[Task inputs]:
+ + +

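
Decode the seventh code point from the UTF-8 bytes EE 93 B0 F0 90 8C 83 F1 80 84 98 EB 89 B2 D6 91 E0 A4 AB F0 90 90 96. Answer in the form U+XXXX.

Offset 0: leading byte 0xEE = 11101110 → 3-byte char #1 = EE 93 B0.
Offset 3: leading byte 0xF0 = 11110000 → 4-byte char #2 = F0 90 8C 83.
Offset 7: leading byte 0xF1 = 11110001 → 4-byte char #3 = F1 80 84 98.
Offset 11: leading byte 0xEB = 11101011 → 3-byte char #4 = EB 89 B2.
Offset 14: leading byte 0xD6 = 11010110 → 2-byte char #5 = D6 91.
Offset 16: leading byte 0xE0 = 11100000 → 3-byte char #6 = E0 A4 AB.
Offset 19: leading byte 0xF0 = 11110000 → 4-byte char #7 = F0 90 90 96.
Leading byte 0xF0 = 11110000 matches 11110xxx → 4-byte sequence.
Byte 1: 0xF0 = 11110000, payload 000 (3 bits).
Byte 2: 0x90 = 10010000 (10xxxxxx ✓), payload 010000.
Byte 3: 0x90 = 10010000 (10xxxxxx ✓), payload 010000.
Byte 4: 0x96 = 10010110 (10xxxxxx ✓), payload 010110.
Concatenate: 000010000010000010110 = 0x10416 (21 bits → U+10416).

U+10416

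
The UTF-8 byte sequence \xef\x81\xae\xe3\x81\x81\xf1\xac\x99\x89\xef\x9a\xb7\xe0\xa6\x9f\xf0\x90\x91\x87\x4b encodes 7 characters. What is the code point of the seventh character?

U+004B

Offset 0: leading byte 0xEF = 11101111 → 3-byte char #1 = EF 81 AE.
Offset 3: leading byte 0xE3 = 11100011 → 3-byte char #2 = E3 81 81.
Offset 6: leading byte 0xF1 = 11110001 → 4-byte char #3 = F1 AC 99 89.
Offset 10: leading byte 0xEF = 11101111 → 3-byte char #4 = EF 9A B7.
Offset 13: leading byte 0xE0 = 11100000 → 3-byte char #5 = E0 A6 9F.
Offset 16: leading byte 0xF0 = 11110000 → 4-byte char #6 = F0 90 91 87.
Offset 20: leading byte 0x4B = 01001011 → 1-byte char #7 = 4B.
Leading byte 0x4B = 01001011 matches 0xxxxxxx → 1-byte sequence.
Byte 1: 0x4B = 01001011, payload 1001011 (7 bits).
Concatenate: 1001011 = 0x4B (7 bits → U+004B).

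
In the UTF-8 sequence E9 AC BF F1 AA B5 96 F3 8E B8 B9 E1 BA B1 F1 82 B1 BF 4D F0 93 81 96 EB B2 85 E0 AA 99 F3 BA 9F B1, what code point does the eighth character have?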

+ + +

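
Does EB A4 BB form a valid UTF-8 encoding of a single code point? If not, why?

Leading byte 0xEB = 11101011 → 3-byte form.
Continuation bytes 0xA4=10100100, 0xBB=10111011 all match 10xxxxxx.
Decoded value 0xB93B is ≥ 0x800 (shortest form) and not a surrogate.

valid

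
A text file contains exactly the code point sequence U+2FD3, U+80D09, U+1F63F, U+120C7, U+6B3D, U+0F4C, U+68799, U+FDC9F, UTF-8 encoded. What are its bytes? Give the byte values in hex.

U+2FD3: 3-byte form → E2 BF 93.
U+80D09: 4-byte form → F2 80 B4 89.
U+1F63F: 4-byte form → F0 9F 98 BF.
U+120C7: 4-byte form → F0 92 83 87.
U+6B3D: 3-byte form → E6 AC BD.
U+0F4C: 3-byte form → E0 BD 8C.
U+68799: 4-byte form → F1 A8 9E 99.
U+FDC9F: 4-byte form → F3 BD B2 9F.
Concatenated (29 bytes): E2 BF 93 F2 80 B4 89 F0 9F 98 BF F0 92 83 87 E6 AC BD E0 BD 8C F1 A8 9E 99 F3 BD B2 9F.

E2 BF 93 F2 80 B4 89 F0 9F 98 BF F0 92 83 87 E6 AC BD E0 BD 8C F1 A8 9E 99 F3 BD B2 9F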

+ + +

Using the entries above, give again exactly the lines from the line holding "The UTF-8 byte sequence" through the line holding "In the UTF-8". Include both end lines and nothing else.

[Exercise answer]:
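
The UTF-8 byte sequence \xef\x81\xae\xe3\x81\x81\xf1\xac\x99\x89\xef\x9a\xb7\xe0\xa6\x9f\xf0\x90\x91\x87\x4b encodes 7 characters. What is the code point of the seventh character?

U+004B

Offset 0: leading byte 0xEF = 11101111 → 3-byte char #1 = EF 81 AE.
Offset 3: leading byte 0xE3 = 11100011 → 3-byte char #2 = E3 81 81.
Offset 6: leading byte 0xF1 = 11110001 → 4-byte char #3 = F1 AC 99 89.
Offset 10: leading byte 0xEF = 11101111 → 3-byte char #4 = EF 9A B7.
Offset 13: leading byte 0xE0 = 11100000 → 3-byte char #5 = E0 A6 9F.
Offset 16: leading byte 0xF0 = 11110000 → 4-byte char #6 = F0 90 91 87.
Offset 20: leading byte 0x4B = 01001011 → 1-byte char #7 = 4B.
Leading byte 0x4B = 01001011 matches 0xxxxxxx → 1-byte sequence.
Byte 1: 0x4B = 01001011, payload 1001011 (7 bits).
Concatenate: 1001011 = 0x4B (7 bits → U+004B).

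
In the UTF-8 sequence E9 AC BF F1 AA B5 96 F3 8E B8 B9 E1 BA B1 F1 82 B1 BF 4D F0 93 81 96 EB B2 85 E0 AA 99 F3 BA 9F B1, what code point does the eighth character have?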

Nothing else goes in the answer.